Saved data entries
----------------

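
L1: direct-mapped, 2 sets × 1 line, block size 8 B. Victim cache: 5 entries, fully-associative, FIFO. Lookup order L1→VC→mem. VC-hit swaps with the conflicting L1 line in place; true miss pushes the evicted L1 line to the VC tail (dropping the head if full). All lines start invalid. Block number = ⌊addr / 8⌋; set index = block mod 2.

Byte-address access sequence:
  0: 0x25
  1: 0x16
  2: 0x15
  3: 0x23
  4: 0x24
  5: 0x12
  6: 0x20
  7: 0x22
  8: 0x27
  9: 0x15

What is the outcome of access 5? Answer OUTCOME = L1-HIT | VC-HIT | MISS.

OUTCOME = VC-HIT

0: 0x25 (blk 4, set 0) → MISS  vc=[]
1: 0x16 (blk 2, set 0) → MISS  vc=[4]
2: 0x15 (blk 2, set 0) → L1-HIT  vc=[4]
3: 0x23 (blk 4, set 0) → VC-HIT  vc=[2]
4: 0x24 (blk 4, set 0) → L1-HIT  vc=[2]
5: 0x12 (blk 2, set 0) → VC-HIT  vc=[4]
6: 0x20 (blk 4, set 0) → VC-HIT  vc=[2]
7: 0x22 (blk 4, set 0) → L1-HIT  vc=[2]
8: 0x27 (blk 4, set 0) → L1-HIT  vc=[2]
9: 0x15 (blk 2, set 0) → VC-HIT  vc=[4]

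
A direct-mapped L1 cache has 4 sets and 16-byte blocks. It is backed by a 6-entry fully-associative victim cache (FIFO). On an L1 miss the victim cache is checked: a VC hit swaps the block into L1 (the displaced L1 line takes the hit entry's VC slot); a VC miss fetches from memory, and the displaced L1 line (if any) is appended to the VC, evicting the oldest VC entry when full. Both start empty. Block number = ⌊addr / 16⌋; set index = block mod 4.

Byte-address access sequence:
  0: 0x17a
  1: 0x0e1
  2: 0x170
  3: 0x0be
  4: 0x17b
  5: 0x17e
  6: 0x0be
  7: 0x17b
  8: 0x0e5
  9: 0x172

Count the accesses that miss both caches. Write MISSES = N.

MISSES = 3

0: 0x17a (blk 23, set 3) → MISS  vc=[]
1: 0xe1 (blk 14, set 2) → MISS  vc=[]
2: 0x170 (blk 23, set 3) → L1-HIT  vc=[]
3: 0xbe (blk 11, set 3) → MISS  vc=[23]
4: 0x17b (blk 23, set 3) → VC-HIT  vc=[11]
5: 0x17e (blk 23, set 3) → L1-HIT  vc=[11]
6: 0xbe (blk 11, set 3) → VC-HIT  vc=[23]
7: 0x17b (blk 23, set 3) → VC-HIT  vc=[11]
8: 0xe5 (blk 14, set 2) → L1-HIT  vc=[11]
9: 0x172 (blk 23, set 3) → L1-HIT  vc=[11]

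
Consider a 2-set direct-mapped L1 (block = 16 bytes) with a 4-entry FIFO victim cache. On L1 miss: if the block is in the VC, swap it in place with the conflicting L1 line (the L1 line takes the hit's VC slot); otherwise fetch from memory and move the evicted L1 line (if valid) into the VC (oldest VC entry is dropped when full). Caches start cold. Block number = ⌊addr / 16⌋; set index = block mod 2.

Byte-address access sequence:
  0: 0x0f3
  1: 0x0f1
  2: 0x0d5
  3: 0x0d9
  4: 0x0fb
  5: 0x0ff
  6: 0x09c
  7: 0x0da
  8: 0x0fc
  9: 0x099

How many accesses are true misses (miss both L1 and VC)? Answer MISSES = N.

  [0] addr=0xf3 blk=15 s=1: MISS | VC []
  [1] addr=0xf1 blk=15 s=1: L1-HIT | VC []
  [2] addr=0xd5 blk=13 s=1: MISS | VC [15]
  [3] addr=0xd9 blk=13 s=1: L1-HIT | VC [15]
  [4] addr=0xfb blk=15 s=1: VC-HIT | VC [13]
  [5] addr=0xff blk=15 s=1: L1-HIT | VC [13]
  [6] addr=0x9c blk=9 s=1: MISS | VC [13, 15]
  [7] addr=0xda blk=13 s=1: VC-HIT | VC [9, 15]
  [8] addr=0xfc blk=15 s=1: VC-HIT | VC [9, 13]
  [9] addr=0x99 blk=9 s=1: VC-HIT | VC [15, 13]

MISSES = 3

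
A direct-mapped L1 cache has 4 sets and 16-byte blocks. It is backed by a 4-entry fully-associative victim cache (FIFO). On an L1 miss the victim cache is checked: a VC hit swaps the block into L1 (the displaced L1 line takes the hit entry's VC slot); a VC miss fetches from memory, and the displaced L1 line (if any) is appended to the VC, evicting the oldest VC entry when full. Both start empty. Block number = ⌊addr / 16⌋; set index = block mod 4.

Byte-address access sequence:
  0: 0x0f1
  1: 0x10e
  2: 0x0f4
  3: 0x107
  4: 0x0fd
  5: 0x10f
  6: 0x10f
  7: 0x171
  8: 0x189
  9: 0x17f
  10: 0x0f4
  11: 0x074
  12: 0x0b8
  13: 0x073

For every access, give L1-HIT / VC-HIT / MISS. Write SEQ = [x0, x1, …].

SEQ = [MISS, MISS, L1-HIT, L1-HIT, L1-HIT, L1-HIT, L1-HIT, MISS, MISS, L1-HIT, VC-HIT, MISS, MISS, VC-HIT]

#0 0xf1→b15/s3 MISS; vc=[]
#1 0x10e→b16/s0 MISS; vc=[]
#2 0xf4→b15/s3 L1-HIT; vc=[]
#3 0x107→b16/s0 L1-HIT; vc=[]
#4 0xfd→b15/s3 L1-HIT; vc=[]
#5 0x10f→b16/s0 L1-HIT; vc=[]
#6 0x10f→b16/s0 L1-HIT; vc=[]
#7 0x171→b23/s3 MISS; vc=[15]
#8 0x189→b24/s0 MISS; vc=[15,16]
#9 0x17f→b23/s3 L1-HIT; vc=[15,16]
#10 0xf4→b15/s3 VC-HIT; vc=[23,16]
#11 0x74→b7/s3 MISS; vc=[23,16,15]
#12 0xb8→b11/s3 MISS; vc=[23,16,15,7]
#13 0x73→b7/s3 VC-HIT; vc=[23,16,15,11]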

----------------

> _TASK BRIEF_
Return each entry above exactly, leaving none out.

> _RESPONSE FOR THIS EXERCISE_
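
L1: direct-mapped, 2 sets × 1 line, block size 8 B. Victim cache: 5 entries, fully-associative, FIFO. Lookup order L1→VC→mem. VC-hit swaps with the conflicting L1 line in place; true miss pushes the evicted L1 line to the VC tail (dropping the head if full). All lines start invalid. Block number = ⌊addr / 8⌋; set index = block mod 2.

Byte-address access sequence:
  0: 0x25
  1: 0x16
  2: 0x15
  3: 0x23
  4: 0x24
  5: 0x12
  6: 0x20
  7: 0x22
  8: 0x27
  9: 0x15

What is the outcome of access 5? Answer OUTCOME = L1-HIT | VC-HIT | MISS.

OUTCOME = VC-HIT

0: 0x25 (blk 4, set 0) → MISS  vc=[]
1: 0x16 (blk 2, set 0) → MISS  vc=[4]
2: 0x15 (blk 2, set 0) → L1-HIT  vc=[4]
3: 0x23 (blk 4, set 0) → VC-HIT  vc=[2]
4: 0x24 (blk 4, set 0) → L1-HIT  vc=[2]
5: 0x12 (blk 2, set 0) → VC-HIT  vc=[4]
6: 0x20 (blk 4, set 0) → VC-HIT  vc=[2]
7: 0x22 (blk 4, set 0) → L1-HIT  vc=[2]
8: 0x27 (blk 4, set 0) → L1-HIT  vc=[2]
9: 0x15 (blk 2, set 0) → VC-HIT  vc=[4]

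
A direct-mapped L1 cache has 4 sets and 16-byte blocks. It is backed by a 6-entry fully-associative victim cache (FIFO). On an L1 miss the victim cache is checked: a VC hit swaps the block into L1 (the displaced L1 line takes the hit entry's VC slot); a VC miss fetches from memory, and the displaced L1 line (if any) is appended to the VC, evicting the oldest VC entry when full. Both start empty. Block number = ⌊addr / 16⌋; set index = block mod 4.

Byte-address access sequence:
  0: 0x17a
  1: 0x0e1
  2: 0x170
  3: 0x0be
  4: 0x17b
  5: 0x17e
  6: 0x0be
  7: 0x17b
  8: 0x0e5
  9: 0x172

Count the accesses that miss both caches. Write MISSES = N.

MISSES = 3

0: 0x17a (blk 23, set 3) → MISS  vc=[]
1: 0xe1 (blk 14, set 2) → MISS  vc=[]
2: 0x170 (blk 23, set 3) → L1-HIT  vc=[]
3: 0xbe (blk 11, set 3) → MISS  vc=[23]
4: 0x17b (blk 23, set 3) → VC-HIT  vc=[11]
5: 0x17e (blk 23, set 3) → L1-HIT  vc=[11]
6: 0xbe (blk 11, set 3) → VC-HIT  vc=[23]
7: 0x17b (blk 23, set 3) → VC-HIT  vc=[11]
8: 0xe5 (blk 14, set 2) → L1-HIT  vc=[11]
9: 0x172 (blk 23, set 3) → L1-HIT  vc=[11]

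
Consider a 2-set direct-mapped L1 (block = 16 bytes) with a 4-entry FIFO victim cache. On L1 miss: if the block is in the VC, swap it in place with the conflicting L1 line (the L1 line takes the hit's VC slot); otherwise fetch from memory and move the evicted L1 line (if valid) into the VC (oldest VC entry is dropped when full). Caches start cold. Block number = ⌊addr / 16⌋; set index = block mod 2.

Byte-address access sequence:
  0: 0x0f3
  1: 0x0f1
  2: 0x0d5
  3: 0x0d9
  4: 0x0fb
  5: 0x0ff
  6: 0x09c
  7: 0x0da
  8: 0x0fc
  9: 0x099

How many accesses are true misses (miss both L1 and VC)? Answer MISSES = N.

  [0] addr=0xf3 blk=15 s=1: MISS | VC []
  [1] addr=0xf1 blk=15 s=1: L1-HIT | VC []
  [2] addr=0xd5 blk=13 s=1: MISS | VC [15]
  [3] addr=0xd9 blk=13 s=1: L1-HIT | VC [15]
  [4] addr=0xfb blk=15 s=1: VC-HIT | VC [13]
  [5] addr=0xff blk=15 s=1: L1-HIT | VC [13]
  [6] addr=0x9c blk=9 s=1: MISS | VC [13, 15]
  [7] addr=0xda blk=13 s=1: VC-HIT | VC [9, 15]
  [8] addr=0xfc blk=15 s=1: VC-HIT | VC [9, 13]
  [9] addr=0x99 blk=9 s=1: VC-HIT | VC [15, 13]

MISSES = 3

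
A direct-mapped L1 cache has 4 sets and 16-byte blocks. It is backed by a 4-entry fully-associative victim cache (FIFO). On an L1 miss the victim cache is checked: a VC hit swaps the block into L1 (the displaced L1 line takes the hit entry's VC slot); a VC miss fetches from memory, and the displaced L1 line (if any) is appended to the VC, evicting the oldest VC entry when full. Both start empty. Block number = ⌊addr / 16⌋; set index = block mod 4.

Byte-address access sequence:
  0: 0x0f1
  1: 0x10e
  2: 0x0f4
  3: 0x107
  4: 0x0fd
  5: 0x10f
  6: 0x10f
  7: 0x171
  8: 0x189
  9: 0x17f
  10: 0x0f4
  11: 0x074
  12: 0x0b8
  13: 0x073

For every access, give L1-HIT / VC-HIT / MISS. Write SEQ = [x0, x1, …].

SEQ = [MISS, MISS, L1-HIT, L1-HIT, L1-HIT, L1-HIT, L1-HIT, MISS, MISS, L1-HIT, VC-HIT, MISS, MISS, VC-HIT]

#0 0xf1→b15/s3 MISS; vc=[]
#1 0x10e→b16/s0 MISS; vc=[]
#2 0xf4→b15/s3 L1-HIT; vc=[]
#3 0x107→b16/s0 L1-HIT; vc=[]
#4 0xfd→b15/s3 L1-HIT; vc=[]
#5 0x10f→b16/s0 L1-HIT; vc=[]
#6 0x10f→b16/s0 L1-HIT; vc=[]
#7 0x171→b23/s3 MISS; vc=[15]
#8 0x189→b24/s0 MISS; vc=[15,16]
#9 0x17f→b23/s3 L1-HIT; vc=[15,16]
#10 0xf4→b15/s3 VC-HIT; vc=[23,16]
#11 0x74→b7/s3 MISS; vc=[23,16,15]
#12 0xb8→b11/s3 MISS; vc=[23,16,15,7]
#13 0x73→b7/s3 VC-HIT; vc=[23,16,15,11]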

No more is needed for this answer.